» TASK TO CARRY OUT
The full listing must be reproduced exactly as given.

» DATA FOR THIS TASK
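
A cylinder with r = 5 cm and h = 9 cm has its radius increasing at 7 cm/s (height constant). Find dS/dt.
266π cm²/s

S = 2πrh + 2πr² (lateral + bases)
dS/dt = (2πh + 4πr)·dr/dt = (2π·9 + 4π·5)·7
= 266π cm²/s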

» REPLY TO THE TASK
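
A cylinder with r = 5 cm and h = 9 cm has its radius increasing at 7 cm/s (height constant). Find dS/dt.
266π cm²/s

S = 2πrh + 2πr² (lateral + bases)
dS/dt = (2πh + 4πr)·dr/dt = (2π·9 + 4π·5)·7
= 266π cm²/s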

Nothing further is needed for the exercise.